> _EXERCISE INSTRUCTIONS_: Could you print, exactly as they stand, the lines from the one holding "-8]. What is the maximum subarray sum?" to the end of the data below, and nothing more?
++++ RECORDS FOR THE EXERCISE ++++
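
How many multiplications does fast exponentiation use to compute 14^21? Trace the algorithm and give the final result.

Computing 14^21 by squaring (build up from 14^1; each line after the first costs one multiplication):

14^1 = 14
14^2 = (14^1)^2 = 14^2 = 196
14^4 = (14^2)^2 = 196^2 = 38416
14^5 = 14 * 14^4 = 14 * 38416 = 537824
14^10 = (14^5)^2 = 537824^2 = 289254654976
14^20 = (14^10)^2 = 289254654976^2 = 83668255425284801560576
14^21 = 14 * 14^20 = 14 * 83668255425284801560576 = 1171355575953987221848064

Result: 1171355575953987221848064
Multiplications needed: 6 (6 lines after 14^1)

14^21 = 1171355575953987221848064. Using exponentiation by squaring, this requires 6 multiplications. The key idea: if the exponent is even, square the half-power; if odd, multiply by the base once.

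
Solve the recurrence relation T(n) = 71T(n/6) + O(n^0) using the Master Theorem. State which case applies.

Master Theorem for T(n) = 71T(n/6) + O(n^0):

a = 71, b = 6, c = 0
log_b(a) = log_6(71) = 2.3790

Case 1: c = 0 < log_6(71) = 2.3790
T(n) = O(n^(log_6 71))

For T(n) = 71T(n/6) + O(n^0): log_6(71) = 2.3790. This is Case 1 of the Master Theorem (c < log_b(a), work dominated by leaves), giving O(n^(log_6 71)).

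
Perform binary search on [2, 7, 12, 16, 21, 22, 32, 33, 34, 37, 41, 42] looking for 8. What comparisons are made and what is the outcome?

Binary search for 8 in [2, 7, 12, 16, 21, 22, 32, 33, 34, 37, 41, 42]:

lo=0, hi=11, mid=5, arr[mid]=22 -> 22 > 8, search left half
lo=0, hi=4, mid=2, arr[mid]=12 -> 12 > 8, search left half
lo=0, hi=1, mid=0, arr[mid]=2 -> 2 < 8, search right half
lo=1, hi=1, mid=1, arr[mid]=7 -> 7 < 8, search right half
lo=2 > hi=1, target 8 not found

Binary search determines that 8 is not in the array after 4 comparisons. The search space was exhausted without finding the target.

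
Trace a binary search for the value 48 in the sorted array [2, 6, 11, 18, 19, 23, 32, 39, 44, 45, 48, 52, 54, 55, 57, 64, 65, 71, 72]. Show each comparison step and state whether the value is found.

Binary search for 48 in [2, 6, 11, 18, 19, 23, 32, 39, 44, 45, 48, 52, 54, 55, 57, 64, 65, 71, 72]:

lo=0, hi=18, mid=9, arr[mid]=45 -> 45 < 48, search right half
lo=10, hi=18, mid=14, arr[mid]=57 -> 57 > 48, search left half
lo=10, hi=13, mid=11, arr[mid]=52 -> 52 > 48, search left half
lo=10, hi=10, mid=10, arr[mid]=48 -> Found target at index 10!

Binary search finds 48 at index 10 after 4 comparisons. The search repeatedly halves the search space by comparing with the middle element.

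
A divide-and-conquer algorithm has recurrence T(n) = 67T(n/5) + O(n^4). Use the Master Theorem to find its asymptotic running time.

Master Theorem for T(n) = 67T(n/5) + O(n^4):

a = 67, b = 5, c = 4
log_b(a) = log_5(67) = 2.6125

Case 3: c = 4 > log_5(67) = 2.6125
T(n) = O(n^4) = O(n^4)

For T(n) = 67T(n/5) + O(n^4): log_5(67) = 2.6125. This is Case 3 of the Master Theorem (c > log_b(a), work dominated by root), giving O(n^4).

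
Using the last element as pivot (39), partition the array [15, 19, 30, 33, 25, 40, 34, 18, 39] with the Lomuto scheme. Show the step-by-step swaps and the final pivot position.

Lomuto partition with pivot = 39:

Initial array: [15, 19, 30, 33, 25, 40, 34, 18, 39]

arr[0]=15 <= 39: swap with position 0, array becomes [15, 19, 30, 33, 25, 40, 34, 18, 39]
arr[1]=19 <= 39: swap with position 1, array becomes [15, 19, 30, 33, 25, 40, 34, 18, 39]
arr[2]=30 <= 39: swap with position 2, array becomes [15, 19, 30, 33, 25, 40, 34, 18, 39]
arr[3]=33 <= 39: swap with position 3, array becomes [15, 19, 30, 33, 25, 40, 34, 18, 39]
arr[4]=25 <= 39: swap with position 4, array becomes [15, 19, 30, 33, 25, 40, 34, 18, 39]
arr[5]=40 > 39: no swap
arr[6]=34 <= 39: swap with position 5, array becomes [15, 19, 30, 33, 25, 34, 40, 18, 39]
arr[7]=18 <= 39: swap with position 6, array becomes [15, 19, 30, 33, 25, 34, 18, 40, 39]

Place pivot at position 7: [15, 19, 30, 33, 25, 34, 18, 39, 40]
Pivot position: 7

After partitioning with pivot 39, the array becomes [15, 19, 30, 33, 25, 34, 18, 39, 40]. The pivot is placed at index 7. All elements to the left of the pivot are <= 39, and all elements to the right are > 39.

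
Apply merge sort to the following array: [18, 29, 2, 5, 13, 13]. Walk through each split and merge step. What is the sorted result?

Merge sort trace:

Split: [18, 29, 2, 5, 13, 13] -> [18, 29, 2] and [5, 13, 13]
  Split: [18, 29, 2] -> [18] and [29, 2]
    Split: [29, 2] -> [29] and [2]
    Merge: [29] + [2] -> [2, 29]
  Merge: [18] + [2, 29] -> [2, 18, 29]
  Split: [5, 13, 13] -> [5] and [13, 13]
    Split: [13, 13] -> [13] and [13]
    Merge: [13] + [13] -> [13, 13]
  Merge: [5] + [13, 13] -> [5, 13, 13]
Merge: [2, 18, 29] + [5, 13, 13] -> [2, 5, 13, 13, 18, 29]

Final sorted array: [2, 5, 13, 13, 18, 29]

The merge sort proceeds by recursively splitting the array and merging sorted halves.
After all merges, the sorted array is [2, 5, 13, 13, 18, 29].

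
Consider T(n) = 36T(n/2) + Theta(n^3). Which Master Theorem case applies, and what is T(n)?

Master Theorem for T(n) = 36T(n/2) + O(n^3):

a = 36, b = 2, c = 3
log_b(a) = log_2(36) = 5.1699

Case 1: c = 3 < log_2(36) = 5.1699
T(n) = O(n^(log_2 36))

For T(n) = 36T(n/2) + O(n^3): log_2(36) = 5.1699. This is Case 1 of the Master Theorem (c < log_b(a), work dominated by leaves), giving O(n^(log_2 36)).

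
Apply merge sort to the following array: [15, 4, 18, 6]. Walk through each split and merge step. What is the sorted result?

Merge sort trace:

Split: [15, 4, 18, 6] -> [15, 4] and [18, 6]
  Split: [15, 4] -> [15] and [4]
  Merge: [15] + [4] -> [4, 15]
  Split: [18, 6] -> [18] and [6]
  Merge: [18] + [6] -> [6, 18]
Merge: [4, 15] + [6, 18] -> [4, 6, 15, 18]

Final sorted array: [4, 6, 15, 18]

The merge sort proceeds by recursively splitting the array and merging sorted halves.
After all merges, the sorted array is [4, 6, 15, 18].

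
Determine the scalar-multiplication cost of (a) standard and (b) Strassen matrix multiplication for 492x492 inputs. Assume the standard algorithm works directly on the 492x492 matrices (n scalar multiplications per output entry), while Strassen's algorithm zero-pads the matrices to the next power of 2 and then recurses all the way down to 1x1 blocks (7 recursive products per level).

Matrix multiplication for 492x492 matrices:

Strassen's algorithm requires power-of-2 dimensions. Pad 492x492 to 512x512 (next power of 2).

Standard algorithm: 492^3 = 119095488 multiplications
Strassen's algorithm: 7^(log2(512)) = 7^9 = 40353607 multiplications
Savings: 119095488 - 40353607 = 78741881 multiplications

Standard: 119095488 multiplications (492^3). Strassen: 40353607 multiplications (7^9, after padding to 512x512). Strassen reduces 8 recursive multiplications to 7 at each level.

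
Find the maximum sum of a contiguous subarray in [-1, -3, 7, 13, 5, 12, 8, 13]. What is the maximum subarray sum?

Using Kadane's algorithm on [-1, -3, 7, 13, 5, 12, 8, 13]:

Scanning through the array:
Position 1 (value -3): max_ending_here = -3, max_so_far = -1
Position 2 (value 7): max_ending_here = 7, max_so_far = 7
Position 3 (value 13): max_ending_here = 20, max_so_far = 20
Position 4 (value 5): max_ending_here = 25, max_so_far = 25
Position 5 (value 12): max_ending_here = 37, max_so_far = 37
Position 6 (value 8): max_ending_here = 45, max_so_far = 45
Position 7 (value 13): max_ending_here = 58, max_so_far = 58

Maximum subarray: [7, 13, 5, 12, 8, 13]
Maximum sum: 58

The maximum subarray is [7, 13, 5, 12, 8, 13] with sum 58. This subarray runs from index 2 to index 7.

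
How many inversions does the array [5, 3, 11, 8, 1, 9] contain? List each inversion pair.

Finding inversions in [5, 3, 11, 8, 1, 9]:

(0, 1): arr[0]=5 > arr[1]=3
(0, 4): arr[0]=5 > arr[4]=1
(1, 4): arr[1]=3 > arr[4]=1
(2, 3): arr[2]=11 > arr[3]=8
(2, 4): arr[2]=11 > arr[4]=1
(2, 5): arr[2]=11 > arr[5]=9
(3, 4): arr[3]=8 > arr[4]=1

Total inversions: 7

The array has 7 inversion(s): (0,1), (0,4), (1,4), (2,3), (2,4), (2,5), (3,4). Each pair (i,j) satisfies i < j and arr[i] > arr[j].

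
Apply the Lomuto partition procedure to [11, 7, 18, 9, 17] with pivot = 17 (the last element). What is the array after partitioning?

Lomuto partition with pivot = 17:

Initial array: [11, 7, 18, 9, 17]

arr[0]=11 <= 17: swap with position 0, array becomes [11, 7, 18, 9, 17]
arr[1]=7 <= 17: swap with position 1, array becomes [11, 7, 18, 9, 17]
arr[2]=18 > 17: no swap
arr[3]=9 <= 17: swap with position 2, array becomes [11, 7, 9, 18, 17]

Place pivot at position 3: [11, 7, 9, 17, 18]
Pivot position: 3

After partitioning with pivot 17, the array becomes [11, 7, 9, 17, 18]. The pivot is placed at index 3. All elements to the left of the pivot are <= 17, and all elements to the right are > 17.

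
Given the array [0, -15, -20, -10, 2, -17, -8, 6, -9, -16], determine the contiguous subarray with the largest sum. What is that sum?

Using Kadane's algorithm on [0, -15, -20, -10, 2, -17, -8, 6, -9, -16]:

Scanning through the array:
Position 1 (value -15): max_ending_here = -15, max_so_far = 0
Position 2 (value -20): max_ending_here = -20, max_so_far = 0
Position 3 (value -10): max_ending_here = -10, max_so_far = 0
Position 4 (value 2): max_ending_here = 2, max_so_far = 2
Position 5 (value -17): max_ending_here = -15, max_so_far = 2
Position 6 (value -8): max_ending_here = -8, max_so_far = 2
Position 7 (value 6): max_ending_here = 6, max_so_far = 6
Position 8 (value -9): max_ending_here = -3, max_so_far = 6
Position 9 (value -16): max_ending_here = -16, max_so_far = 6

Maximum subarray: [6]
Maximum sum: 6

The maximum subarray is [6] with sum 6. This subarray runs from index 7 to index 7.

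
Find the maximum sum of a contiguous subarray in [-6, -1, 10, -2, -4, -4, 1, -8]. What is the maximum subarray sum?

Using Kadane's algorithm on [-6, -1, 10, -2, -4, -4, 1, -8]:

Scanning through the array:
Position 1 (value -1): max_ending_here = -1, max_so_far = -1
Position 2 (value 10): max_ending_here = 10, max_so_far = 10
Position 3 (value -2): max_ending_here = 8, max_so_far = 10
Position 4 (value -4): max_ending_here = 4, max_so_far = 10
Position 5 (value -4): max_ending_here = 0, max_so_far = 10
Position 6 (value 1): max_ending_here = 1, max_so_far = 10
Position 7 (value -8): max_ending_here = -7, max_so_far = 10

Maximum subarray: [10]
Maximum sum: 10

The maximum subarray is [10] with sum 10. This subarray runs from index 2 to index 2.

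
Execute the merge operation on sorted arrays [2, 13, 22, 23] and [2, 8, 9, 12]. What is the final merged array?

Merging process:

Compare 2 vs 2: take 2 from left. Merged: [2]
Compare 13 vs 2: take 2 from right. Merged: [2, 2]
Compare 13 vs 8: take 8 from right. Merged: [2, 2, 8]
Compare 13 vs 9: take 9 from right. Merged: [2, 2, 8, 9]
Compare 13 vs 12: take 12 from right. Merged: [2, 2, 8, 9, 12]
Append remaining from left: [13, 22, 23]. Merged: [2, 2, 8, 9, 12, 13, 22, 23]

Final merged array: [2, 2, 8, 9, 12, 13, 22, 23]
Total comparisons: 5

The merged array is [2, 2, 8, 9, 12, 13, 22, 23], requiring 5 comparisons. The merge step runs in O(n) time where n is the total number of elements.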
++++
> _EXERCISE OUTPUT_:
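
Find the maximum sum of a contiguous subarray in [-6, -1, 10, -2, -4, -4, 1, -8]. What is the maximum subarray sum?

Using Kadane's algorithm on [-6, -1, 10, -2, -4, -4, 1, -8]:

Scanning through the array:
Position 1 (value -1): max_ending_here = -1, max_so_far = -1
Position 2 (value 10): max_ending_here = 10, max_so_far = 10
Position 3 (value -2): max_ending_here = 8, max_so_far = 10
Position 4 (value -4): max_ending_here = 4, max_so_far = 10
Position 5 (value -4): max_ending_here = 0, max_so_far = 10
Position 6 (value 1): max_ending_here = 1, max_so_far = 10
Position 7 (value -8): max_ending_here = -7, max_so_far = 10

Maximum subarray: [10]
Maximum sum: 10

The maximum subarray is [10] with sum 10. This subarray runs from index 2 to index 2.

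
Execute the merge operation on sorted arrays [2, 13, 22, 23] and [2, 8, 9, 12]. What is the final merged array?

Merging process:

Compare 2 vs 2: take 2 from left. Merged: [2]
Compare 13 vs 2: take 2 from right. Merged: [2, 2]
Compare 13 vs 8: take 8 from right. Merged: [2, 2, 8]
Compare 13 vs 9: take 9 from right. Merged: [2, 2, 8, 9]
Compare 13 vs 12: take 12 from right. Merged: [2, 2, 8, 9, 12]
Append remaining from left: [13, 22, 23]. Merged: [2, 2, 8, 9, 12, 13, 22, 23]

Final merged array: [2, 2, 8, 9, 12, 13, 22, 23]
Total comparisons: 5

The merged array is [2, 2, 8, 9, 12, 13, 22, 23], requiring 5 comparisons. The merge step runs in O(n) time where n is the total number of elements.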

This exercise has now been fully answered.